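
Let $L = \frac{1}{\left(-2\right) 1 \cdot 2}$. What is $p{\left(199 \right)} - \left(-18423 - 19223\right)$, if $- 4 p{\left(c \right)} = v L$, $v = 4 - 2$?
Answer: $\frac{301169}{8} \approx 37646.0$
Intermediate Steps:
$L = - \frac{1}{4}$ ($L = \frac{1}{\left(-2\right) 2} = \frac{1}{-4} = - \frac{1}{4} \approx -0.25$)
$v = 2$ ($v = 4 - 2 = 2$)
$p{\left(c \right)} = \frac{1}{8}$ ($p{\left(c \right)} = - \frac{2 \left(- \frac{1}{4}\right)}{4} = \left(- \frac{1}{4}\right) \left(- \frac{1}{2}\right) = \frac{1}{8}$)
$p{\left(199 \right)} - \left(-18423 - 19223\right) = \frac{1}{8} - \left(-18423 - 19223\right) = \frac{1}{8} - -37646 = \frac{1}{8} + 37646 = \frac{301169}{8}$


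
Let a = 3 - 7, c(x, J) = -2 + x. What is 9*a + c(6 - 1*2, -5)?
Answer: -34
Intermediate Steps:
a = -4
9*a + c(6 - 1*2, -5) = 9*(-4) + (-2 + (6 - 1*2)) = -36 + (-2 + (6 - 2)) = -36 + (-2 + 4) = -36 + 2 = -34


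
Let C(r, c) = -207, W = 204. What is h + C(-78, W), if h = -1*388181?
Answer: -388388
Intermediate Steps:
h = -388181
h + C(-78, W) = -388181 - 207 = -388388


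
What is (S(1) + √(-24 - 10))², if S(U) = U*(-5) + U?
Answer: (4 - I*√34)² ≈ -18.0 - 46.648*I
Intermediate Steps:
S(U) = -4*U (S(U) = -5*U + U = -4*U)
(S(1) + √(-24 - 10))² = (-4*1 + √(-24 - 10))² = (-4 + √(-34))² = (-4 + I*√34)²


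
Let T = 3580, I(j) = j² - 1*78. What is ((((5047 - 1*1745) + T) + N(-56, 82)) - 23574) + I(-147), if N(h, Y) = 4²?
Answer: 4855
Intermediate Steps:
N(h, Y) = 16
I(j) = -78 + j² (I(j) = j² - 78 = -78 + j²)
((((5047 - 1*1745) + T) + N(-56, 82)) - 23574) + I(-147) = ((((5047 - 1*1745) + 3580) + 16) - 23574) + (-78 + (-147)²) = ((((5047 - 1745) + 3580) + 16) - 23574) + (-78 + 21609) = (((3302 + 3580) + 16) - 23574) + 21531 = ((6882 + 16) - 23574) + 21531 = (6898 - 23574) + 21531 = -16676 + 21531 = 4855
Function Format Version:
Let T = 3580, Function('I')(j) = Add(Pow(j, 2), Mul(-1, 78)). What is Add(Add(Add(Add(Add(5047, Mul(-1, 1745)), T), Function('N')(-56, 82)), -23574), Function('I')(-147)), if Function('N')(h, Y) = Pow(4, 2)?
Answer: 4855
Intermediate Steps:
Function('N')(h, Y) = 16
Function('I')(j) = Add(-78, Pow(j, 2)) (Function('I')(j) = Add(Pow(j, 2), -78) = Add(-78, Pow(j, 2)))
Add(Add(Add(Add(Add(5047, Mul(-1, 1745)), T), Function('N')(-56, 82)), -23574), Function('I')(-147)) = Add(Add(Add(Add(Add(5047, Mul(-1, 1745)), 3580), 16), -23574), Add(-78, Pow(-147, 2))) = Add(Add(Add(Add(Add(5047, -1745), 3580), 16), -23574), Add(-78, 21609)) = Add(Add(Add(Add(3302, 3580), 16), -23574), 21531) = Add(Add(Add(6882, 16), -23574), 21531) = Add(Add(6898, -23574), 21531) = Add(-16676, 21531) = 4855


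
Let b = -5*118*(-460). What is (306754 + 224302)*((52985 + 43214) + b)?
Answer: 195215654544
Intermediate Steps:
b = 271400 (b = -590*(-460) = 271400)
(306754 + 224302)*((52985 + 43214) + b) = (306754 + 224302)*((52985 + 43214) + 271400) = 531056*(96199 + 271400) = 531056*367599 = 195215654544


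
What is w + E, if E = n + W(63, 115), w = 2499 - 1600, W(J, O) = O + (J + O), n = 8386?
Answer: 9578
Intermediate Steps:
W(J, O) = J + 2*O
w = 899
E = 8679 (E = 8386 + (63 + 2*115) = 8386 + (63 + 230) = 8386 + 293 = 8679)
w + E = 899 + 8679 = 9578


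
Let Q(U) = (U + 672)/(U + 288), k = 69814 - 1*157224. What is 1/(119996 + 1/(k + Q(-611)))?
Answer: 28233491/3387905985713 ≈ 8.3336e-6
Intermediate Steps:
k = -87410 (k = 69814 - 157224 = -87410)
Q(U) = (672 + U)/(288 + U)
1/(119996 + 1/(k + Q(-611))) = 1/(119996 + 1/(-87410 + (672 - 611)/(288 - 611))) = 1/(119996 + 1/(-87410 + 61/(-323))) = 1/(119996 + 1/(-87410 - 1/323*61)) = 1/(119996 + 1/(-87410 - 61/323)) = 1/(119996 + 1/(-28233491/323)) = 1/(119996 - 323/28233491) = 1/(3387905985713/28233491) = 28233491/3387905985713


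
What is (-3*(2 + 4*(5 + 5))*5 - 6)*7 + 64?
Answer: -4388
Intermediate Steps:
(-3*(2 + 4*(5 + 5))*5 - 6)*7 + 64 = (-3*(2 + 4*10)*5 - 6)*7 + 64 = (-3*(2 + 40)*5 - 6)*7 + 64 = (-126*5 - 6)*7 + 64 = (-3*210 - 6)*7 + 64 = (-630 - 6)*7 + 64 = -636*7 + 64 = -4452 + 64 = -4388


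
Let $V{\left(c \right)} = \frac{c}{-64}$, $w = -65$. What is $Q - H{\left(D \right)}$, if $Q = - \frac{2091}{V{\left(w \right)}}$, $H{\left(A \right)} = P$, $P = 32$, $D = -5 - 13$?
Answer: $- \frac{135904}{65} \approx -2090.8$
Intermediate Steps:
$D = -18$ ($D = -5 - 13 = -18$)
$H{\left(A \right)} = 32$
$V{\left(c \right)} = - \frac{c}{64}$ ($V{\left(c \right)} = c \left(- \frac{1}{64}\right) = - \frac{c}{64}$)
$Q = - \frac{133824}{65}$ ($Q = - \frac{2091}{\left(- \frac{1}{64}\right) \left(-65\right)} = - \frac{2091}{\frac{65}{64}} = \left(-2091\right) \frac{64}{65} = - \frac{133824}{65} \approx -2058.8$)
$Q - H{\left(D \right)} = - \frac{133824}{65} - 32 = - \frac{135904}{65}$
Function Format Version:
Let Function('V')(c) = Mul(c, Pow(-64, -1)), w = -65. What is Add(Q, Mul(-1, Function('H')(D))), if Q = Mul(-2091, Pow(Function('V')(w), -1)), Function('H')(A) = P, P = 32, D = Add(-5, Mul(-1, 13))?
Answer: Rational(-135904, 65) ≈ -2090.8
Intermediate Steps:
D = -18 (D = Add(-5, -13) = -18)
Function('H')(A) = 32
Function('V')(c) = Mul(Rational(-1, 64), c) (Function('V')(c) = Mul(c, Rational(-1, 64)) = Mul(Rational(-1, 64), c))
Q = Rational(-133824, 65) (Q = Mul(-2091, Pow(Mul(Rational(-1, 64), -65), -1)) = Mul(-2091, Pow(Rational(65, 64), -1)) = Mul(-2091, Rational(64, 65)) = Rational(-133824, 65) ≈ -2058.8)
Add(Q, Mul(-1, Function('H')(D))) = Add(Rational(-133824, 65), Mul(-1, 32)) = Add(Rational(-133824, 65), -32) = Rational(-135904, 65)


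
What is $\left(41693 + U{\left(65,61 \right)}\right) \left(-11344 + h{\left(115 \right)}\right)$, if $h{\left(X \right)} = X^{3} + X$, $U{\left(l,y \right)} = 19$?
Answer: $62970353952$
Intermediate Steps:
$h{\left(X \right)} = X + X^{3}$
$\left(41693 + U{\left(65,61 \right)}\right) \left(-11344 + h{\left(115 \right)}\right) = \left(41693 + 19\right) \left(-11344 + \left(115 + 115^{3}\right)\right) = 41712 \left(-11344 + \left(115 + 1520875\right)\right) = 41712 \left(-11344 + 1520990\right) = 41712 \cdot 1509646 = 62970353952$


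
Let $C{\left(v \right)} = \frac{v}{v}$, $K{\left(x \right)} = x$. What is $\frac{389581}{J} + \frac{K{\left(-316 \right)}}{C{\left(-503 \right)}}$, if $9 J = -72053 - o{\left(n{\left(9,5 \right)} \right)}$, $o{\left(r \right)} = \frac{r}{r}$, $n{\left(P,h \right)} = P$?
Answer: $- \frac{2919477}{8006} \approx -364.66$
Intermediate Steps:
$o{\left(r \right)} = 1$
$C{\left(v \right)} = 1$
$J = -8006$ ($J = \frac{-72053 - 1}{9} = \frac{1}{9} \left(-72054\right) = -8006$)
$\frac{389581}{J} + \frac{K{\left(-316 \right)}}{C{\left(-503 \right)}} = \frac{389581}{-8006} - \frac{316}{1} = 389581 \left(- \frac{1}{8006}\right) - 316 = - \frac{389581}{8006} - 316 = - \frac{2919477}{8006}$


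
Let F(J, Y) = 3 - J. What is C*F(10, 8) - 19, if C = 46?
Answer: -341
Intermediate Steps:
C*F(10, 8) - 19 = 46*(3 - 1*10) - 19 = 46*(3 - 10) - 19 = 46*(-7) - 19 = -322 - 19 = -341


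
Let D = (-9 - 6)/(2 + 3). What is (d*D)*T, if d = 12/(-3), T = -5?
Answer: -60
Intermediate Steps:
D = -3 (D = -15/5 = -15*⅕ = -3)
d = -4 (d = 12*(-⅓) = -4)
(d*D)*T = -4*(-3)*(-5) = 12*(-5) = -60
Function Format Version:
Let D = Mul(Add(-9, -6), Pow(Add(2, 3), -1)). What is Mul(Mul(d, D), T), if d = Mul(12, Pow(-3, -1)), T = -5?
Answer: -60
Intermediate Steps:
D = -3 (D = Mul(-15, Pow(5, -1)) = Mul(-15, Rational(1, 5)) = -3)
d = -4 (d = Mul(12, Rational(-1, 3)) = -4)
Mul(Mul(d, D), T) = Mul(Mul(-4, -3), -5) = Mul(12, -5) = -60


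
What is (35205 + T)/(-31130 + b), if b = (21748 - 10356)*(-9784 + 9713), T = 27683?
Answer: -31444/419981 ≈ -0.074870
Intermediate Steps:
b = -808832 (b = 11392*(-71) = -808832)
(35205 + T)/(-31130 + b) = (35205 + 27683)/(-31130 - 808832) = 62888/(-839962) = 62888*(-1/839962) = -31444/419981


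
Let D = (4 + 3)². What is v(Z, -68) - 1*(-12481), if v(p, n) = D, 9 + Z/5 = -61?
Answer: 12530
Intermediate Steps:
Z = -350 (Z = -45 + 5*(-61) = -45 - 305 = -350)
D = 49 (D = 7² = 49)
v(p, n) = 49
v(Z, -68) - 1*(-12481) = 49 - 1*(-12481) = 49 + 12481 = 12530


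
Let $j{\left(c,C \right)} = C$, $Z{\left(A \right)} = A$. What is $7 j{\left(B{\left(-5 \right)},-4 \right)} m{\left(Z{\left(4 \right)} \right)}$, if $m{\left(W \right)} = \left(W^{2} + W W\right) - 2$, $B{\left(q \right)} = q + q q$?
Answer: $-840$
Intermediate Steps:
$B{\left(q \right)} = q + q^{2}$
$m{\left(W \right)} = -2 + 2 W^{2}$ ($m{\left(W \right)} = \left(W^{2} + W^{2}\right) - 2 = 2 W^{2} - 2 = -2 + 2 W^{2}$)
$7 j{\left(B{\left(-5 \right)},-4 \right)} m{\left(Z{\left(4 \right)} \right)} = 7 \left(-4\right) \left(-2 + 2 \cdot 4^{2}\right) = - 28 \left(-2 + 2 \cdot 16\right) = - 28 \left(-2 + 32\right) = \left(-28\right) 30 = -840$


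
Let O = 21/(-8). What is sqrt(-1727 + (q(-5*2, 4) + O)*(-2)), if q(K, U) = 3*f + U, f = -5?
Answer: I*sqrt(6799)/2 ≈ 41.228*I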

▸ **Exercise prompt**:
Search the data and copy each line containing "sqrt".

▸ **Solution**:
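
Let O = 21/(-8). What is sqrt(-1727 + (q(-5*2, 4) + O)*(-2)), if q(K, U) = 3*f + U, f = -5?
Answer: I*sqrt(6799)/2 ≈ 41.228*I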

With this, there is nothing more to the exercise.